• [Material for this task]
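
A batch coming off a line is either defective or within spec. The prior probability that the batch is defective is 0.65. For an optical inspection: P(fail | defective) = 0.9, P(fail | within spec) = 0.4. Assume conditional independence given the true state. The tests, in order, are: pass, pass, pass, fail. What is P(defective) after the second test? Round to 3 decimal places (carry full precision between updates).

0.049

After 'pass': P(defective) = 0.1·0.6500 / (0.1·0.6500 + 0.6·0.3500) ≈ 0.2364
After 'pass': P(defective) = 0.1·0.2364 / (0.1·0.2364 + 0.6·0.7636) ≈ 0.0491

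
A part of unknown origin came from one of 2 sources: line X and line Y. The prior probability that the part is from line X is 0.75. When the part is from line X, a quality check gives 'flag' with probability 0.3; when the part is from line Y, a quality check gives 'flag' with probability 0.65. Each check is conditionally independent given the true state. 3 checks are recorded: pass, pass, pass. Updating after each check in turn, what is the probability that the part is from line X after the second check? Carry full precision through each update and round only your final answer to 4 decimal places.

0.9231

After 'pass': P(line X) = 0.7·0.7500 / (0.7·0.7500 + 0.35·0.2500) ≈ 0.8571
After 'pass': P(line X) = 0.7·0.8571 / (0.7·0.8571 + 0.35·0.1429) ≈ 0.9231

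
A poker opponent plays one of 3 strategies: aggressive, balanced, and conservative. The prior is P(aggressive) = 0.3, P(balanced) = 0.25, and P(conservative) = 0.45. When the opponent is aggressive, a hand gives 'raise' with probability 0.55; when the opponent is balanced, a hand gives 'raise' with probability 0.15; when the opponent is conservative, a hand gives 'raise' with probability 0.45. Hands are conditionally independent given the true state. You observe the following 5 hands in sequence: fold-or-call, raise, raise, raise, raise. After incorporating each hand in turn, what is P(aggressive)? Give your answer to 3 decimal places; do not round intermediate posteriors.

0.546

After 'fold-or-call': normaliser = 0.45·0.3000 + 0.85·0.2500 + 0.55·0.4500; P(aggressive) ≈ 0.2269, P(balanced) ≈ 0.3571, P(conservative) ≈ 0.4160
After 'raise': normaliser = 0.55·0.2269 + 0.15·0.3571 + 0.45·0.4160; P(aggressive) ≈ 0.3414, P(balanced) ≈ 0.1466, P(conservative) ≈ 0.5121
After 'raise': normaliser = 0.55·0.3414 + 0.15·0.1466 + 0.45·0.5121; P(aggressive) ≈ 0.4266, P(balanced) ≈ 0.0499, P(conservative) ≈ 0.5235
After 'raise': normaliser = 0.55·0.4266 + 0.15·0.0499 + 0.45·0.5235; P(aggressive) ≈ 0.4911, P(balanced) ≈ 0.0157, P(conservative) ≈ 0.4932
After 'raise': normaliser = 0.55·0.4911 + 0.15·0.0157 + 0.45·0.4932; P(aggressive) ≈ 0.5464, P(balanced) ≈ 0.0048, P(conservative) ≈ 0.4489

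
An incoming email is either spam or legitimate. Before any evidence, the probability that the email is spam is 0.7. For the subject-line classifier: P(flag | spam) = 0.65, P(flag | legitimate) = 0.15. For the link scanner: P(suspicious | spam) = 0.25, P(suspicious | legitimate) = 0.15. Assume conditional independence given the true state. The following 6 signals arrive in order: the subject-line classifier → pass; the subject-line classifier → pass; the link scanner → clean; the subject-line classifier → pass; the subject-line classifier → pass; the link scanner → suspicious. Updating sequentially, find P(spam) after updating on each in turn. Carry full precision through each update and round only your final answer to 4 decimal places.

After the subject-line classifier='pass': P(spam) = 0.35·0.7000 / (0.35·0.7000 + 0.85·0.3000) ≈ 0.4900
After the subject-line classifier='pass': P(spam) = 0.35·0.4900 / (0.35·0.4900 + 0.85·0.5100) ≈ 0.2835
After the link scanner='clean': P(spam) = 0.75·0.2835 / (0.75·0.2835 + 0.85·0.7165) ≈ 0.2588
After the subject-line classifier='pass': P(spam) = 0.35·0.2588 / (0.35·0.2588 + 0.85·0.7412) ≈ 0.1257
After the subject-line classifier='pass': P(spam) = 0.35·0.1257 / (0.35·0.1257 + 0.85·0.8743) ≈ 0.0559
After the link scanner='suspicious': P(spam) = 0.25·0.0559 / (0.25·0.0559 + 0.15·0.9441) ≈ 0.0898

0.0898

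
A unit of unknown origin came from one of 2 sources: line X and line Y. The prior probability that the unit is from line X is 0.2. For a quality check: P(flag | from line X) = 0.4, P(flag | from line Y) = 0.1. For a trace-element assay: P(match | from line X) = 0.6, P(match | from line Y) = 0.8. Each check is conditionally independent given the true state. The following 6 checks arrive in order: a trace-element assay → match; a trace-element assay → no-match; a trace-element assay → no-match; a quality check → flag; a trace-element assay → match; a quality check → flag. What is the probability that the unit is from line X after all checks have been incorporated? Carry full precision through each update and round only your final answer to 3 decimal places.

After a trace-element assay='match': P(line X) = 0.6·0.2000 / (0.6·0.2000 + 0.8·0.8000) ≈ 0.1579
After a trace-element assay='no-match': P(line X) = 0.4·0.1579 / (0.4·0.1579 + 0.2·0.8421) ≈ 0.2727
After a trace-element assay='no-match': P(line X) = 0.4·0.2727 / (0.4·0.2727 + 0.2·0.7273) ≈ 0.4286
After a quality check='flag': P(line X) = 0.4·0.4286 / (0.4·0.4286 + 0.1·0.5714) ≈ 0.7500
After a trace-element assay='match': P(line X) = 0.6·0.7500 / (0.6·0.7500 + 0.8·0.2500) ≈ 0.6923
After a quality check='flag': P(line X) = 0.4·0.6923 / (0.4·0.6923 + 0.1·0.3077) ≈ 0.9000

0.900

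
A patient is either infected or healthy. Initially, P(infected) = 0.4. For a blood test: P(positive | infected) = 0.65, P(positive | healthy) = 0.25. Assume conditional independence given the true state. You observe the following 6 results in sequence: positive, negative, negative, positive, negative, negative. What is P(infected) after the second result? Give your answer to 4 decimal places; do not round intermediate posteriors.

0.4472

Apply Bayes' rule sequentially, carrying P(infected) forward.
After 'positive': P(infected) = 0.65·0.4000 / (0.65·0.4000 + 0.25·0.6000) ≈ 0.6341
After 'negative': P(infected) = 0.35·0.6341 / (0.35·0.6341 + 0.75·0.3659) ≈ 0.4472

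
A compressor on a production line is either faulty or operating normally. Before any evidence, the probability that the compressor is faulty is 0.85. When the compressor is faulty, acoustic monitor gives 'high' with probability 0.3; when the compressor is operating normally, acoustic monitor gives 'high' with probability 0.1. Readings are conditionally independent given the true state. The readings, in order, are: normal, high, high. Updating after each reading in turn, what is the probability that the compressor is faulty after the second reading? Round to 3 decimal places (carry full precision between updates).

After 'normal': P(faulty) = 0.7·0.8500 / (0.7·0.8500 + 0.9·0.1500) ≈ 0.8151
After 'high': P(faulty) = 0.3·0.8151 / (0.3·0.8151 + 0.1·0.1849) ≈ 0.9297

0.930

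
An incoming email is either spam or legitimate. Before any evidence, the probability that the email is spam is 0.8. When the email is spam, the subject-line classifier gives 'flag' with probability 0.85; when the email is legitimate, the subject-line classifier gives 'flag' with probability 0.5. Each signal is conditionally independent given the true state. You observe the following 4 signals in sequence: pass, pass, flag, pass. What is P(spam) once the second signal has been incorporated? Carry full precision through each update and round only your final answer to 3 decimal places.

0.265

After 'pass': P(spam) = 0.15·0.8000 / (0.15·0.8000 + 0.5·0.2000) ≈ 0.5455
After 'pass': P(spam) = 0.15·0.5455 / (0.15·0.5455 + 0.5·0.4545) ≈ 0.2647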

• [Assignment] Give back the entire listing with every word intact.

• [Solution for this exercise]
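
A batch coming off a line is either defective or within spec. The prior probability that the batch is defective is 0.65. For an optical inspection: P(fail | defective) = 0.9, P(fail | within spec) = 0.4. Assume conditional independence given the true state. The tests, in order, are: pass, pass, pass, fail. What is P(defective) after the second test? Round to 3 decimal places (carry full precision between updates).

0.049

After 'pass': P(defective) = 0.1·0.6500 / (0.1·0.6500 + 0.6·0.3500) ≈ 0.2364
After 'pass': P(defective) = 0.1·0.2364 / (0.1·0.2364 + 0.6·0.7636) ≈ 0.0491

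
A part of unknown origin came from one of 2 sources: line X and line Y. The prior probability that the part is from line X is 0.75. When the part is from line X, a quality check gives 'flag' with probability 0.3; when the part is from line Y, a quality check gives 'flag' with probability 0.65. Each check is conditionally independent given the true state. 3 checks are recorded: pass, pass, pass. Updating after each check in turn, what is the probability that the part is from line X after the second check? Carry full precision through each update and round only your final answer to 4 decimal places.

0.9231

After 'pass': P(line X) = 0.7·0.7500 / (0.7·0.7500 + 0.35·0.2500) ≈ 0.8571
After 'pass': P(line X) = 0.7·0.8571 / (0.7·0.8571 + 0.35·0.1429) ≈ 0.9231

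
A poker opponent plays one of 3 strategies: aggressive, balanced, and conservative. The prior is P(aggressive) = 0.3, P(balanced) = 0.25, and P(conservative) = 0.45. When the opponent is aggressive, a hand gives 'raise' with probability 0.55; when the opponent is balanced, a hand gives 'raise' with probability 0.15; when the opponent is conservative, a hand gives 'raise' with probability 0.45. Hands are conditionally independent given the true state. You observe the following 5 hands in sequence: fold-or-call, raise, raise, raise, raise. After incorporating each hand in turn, what is P(aggressive)? Give your answer to 3 decimal places; do not round intermediate posteriors.

0.546

After 'fold-or-call': normaliser = 0.45·0.3000 + 0.85·0.2500 + 0.55·0.4500; P(aggressive) ≈ 0.2269, P(balanced) ≈ 0.3571, P(conservative) ≈ 0.4160
After 'raise': normaliser = 0.55·0.2269 + 0.15·0.3571 + 0.45·0.4160; P(aggressive) ≈ 0.3414, P(balanced) ≈ 0.1466, P(conservative) ≈ 0.5121
After 'raise': normaliser = 0.55·0.3414 + 0.15·0.1466 + 0.45·0.5121; P(aggressive) ≈ 0.4266, P(balanced) ≈ 0.0499, P(conservative) ≈ 0.5235
After 'raise': normaliser = 0.55·0.4266 + 0.15·0.0499 + 0.45·0.5235; P(aggressive) ≈ 0.4911, P(balanced) ≈ 0.0157, P(conservative) ≈ 0.4932
After 'raise': normaliser = 0.55·0.4911 + 0.15·0.0157 + 0.45·0.4932; P(aggressive) ≈ 0.5464, P(balanced) ≈ 0.0048, P(conservative) ≈ 0.4489

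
An incoming email is either spam or legitimate. Before any evidence, the probability that the email is spam is 0.7. For the subject-line classifier: P(flag | spam) = 0.65, P(flag | legitimate) = 0.15. For the link scanner: P(suspicious | spam) = 0.25, P(suspicious | legitimate) = 0.15. Assume conditional independence given the true state. The following 6 signals arrive in order: the subject-line classifier → pass; the subject-line classifier → pass; the link scanner → clean; the subject-line classifier → pass; the subject-line classifier → pass; the link scanner → suspicious. Updating sequentially, find P(spam) after updating on each in turn. Carry full precision through each update and round only your final answer to 4 decimal places.

After the subject-line classifier='pass': P(spam) = 0.35·0.7000 / (0.35·0.7000 + 0.85·0.3000) ≈ 0.4900
After the subject-line classifier='pass': P(spam) = 0.35·0.4900 / (0.35·0.4900 + 0.85·0.5100) ≈ 0.2835
After the link scanner='clean': P(spam) = 0.75·0.2835 / (0.75·0.2835 + 0.85·0.7165) ≈ 0.2588
After the subject-line classifier='pass': P(spam) = 0.35·0.2588 / (0.35·0.2588 + 0.85·0.7412) ≈ 0.1257
After the subject-line classifier='pass': P(spam) = 0.35·0.1257 / (0.35·0.1257 + 0.85·0.8743) ≈ 0.0559
After the link scanner='suspicious': P(spam) = 0.25·0.0559 / (0.25·0.0559 + 0.15·0.9441) ≈ 0.0898

0.0898

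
A unit of unknown origin came from one of 2 sources: line X and line Y. The prior probability that the unit is from line X is 0.2. For a quality check: P(flag | from line X) = 0.4, P(flag | from line Y) = 0.1. For a trace-element assay: P(match | from line X) = 0.6, P(match | from line Y) = 0.8. Each check is conditionally independent given the true state. The following 6 checks arrive in order: a trace-element assay → match; a trace-element assay → no-match; a trace-element assay → no-match; a quality check → flag; a trace-element assay → match; a quality check → flag. What is the probability that the unit is from line X after all checks have been incorporated? Carry full precision through each update and round only your final answer to 3 decimal places.

After a trace-element assay='match': P(line X) = 0.6·0.2000 / (0.6·0.2000 + 0.8·0.8000) ≈ 0.1579
After a trace-element assay='no-match': P(line X) = 0.4·0.1579 / (0.4·0.1579 + 0.2·0.8421) ≈ 0.2727
After a trace-element assay='no-match': P(line X) = 0.4·0.2727 / (0.4·0.2727 + 0.2·0.7273) ≈ 0.4286
After a quality check='flag': P(line X) = 0.4·0.4286 / (0.4·0.4286 + 0.1·0.5714) ≈ 0.7500
After a trace-element assay='match': P(line X) = 0.6·0.7500 / (0.6·0.7500 + 0.8·0.2500) ≈ 0.6923
After a quality check='flag': P(line X) = 0.4·0.6923 / (0.4·0.6923 + 0.1·0.3077) ≈ 0.9000

0.900

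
A patient is either infected or healthy. Initially, P(infected) = 0.4. For a blood test: P(positive | infected) = 0.65, P(positive | healthy) = 0.25. Assume conditional independence given the true state. You observe the following 6 results in sequence: positive, negative, negative, positive, negative, negative. What is P(infected) after the second result? Give your answer to 4 decimal places; do not round intermediate posteriors.

0.4472

Apply Bayes' rule sequentially, carrying P(infected) forward.
After 'positive': P(infected) = 0.65·0.4000 / (0.65·0.4000 + 0.25·0.6000) ≈ 0.6341
After 'negative': P(infected) = 0.35·0.6341 / (0.35·0.6341 + 0.75·0.3659) ≈ 0.4472

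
A compressor on a production line is either faulty or operating normally. Before any evidence, the probability that the compressor is faulty is 0.85. When the compressor is faulty, acoustic monitor gives 'high' with probability 0.3; when the compressor is operating normally, acoustic monitor gives 'high' with probability 0.1. Readings are conditionally independent given the true state. The readings, in order, are: normal, high, high. Updating after each reading in turn, what is the probability that the compressor is faulty after the second reading? Round to 3 decimal places (carry full precision between updates).

After 'normal': P(faulty) = 0.7·0.8500 / (0.7·0.8500 + 0.9·0.1500) ≈ 0.8151
After 'high': P(faulty) = 0.3·0.8151 / (0.3·0.8151 + 0.1·0.1849) ≈ 0.9297

0.930

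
An incoming email is either spam or legitimate. Before any evidence, the probability that the email is spam is 0.8. When the email is spam, the subject-line classifier gives 'flag' with probability 0.85; when the email is legitimate, the subject-line classifier gives 'flag' with probability 0.5. Each signal is conditionally independent given the true state. You observe the following 4 signals in sequence: pass, pass, flag, pass. What is P(spam) once the second signal has been incorporated? Carry full precision through each update and round only your final answer to 3 decimal places.

0.265

After 'pass': P(spam) = 0.15·0.8000 / (0.15·0.8000 + 0.5·0.2000) ≈ 0.5455
After 'pass': P(spam) = 0.15·0.5455 / (0.15·0.5455 + 0.5·0.4545) ≈ 0.2647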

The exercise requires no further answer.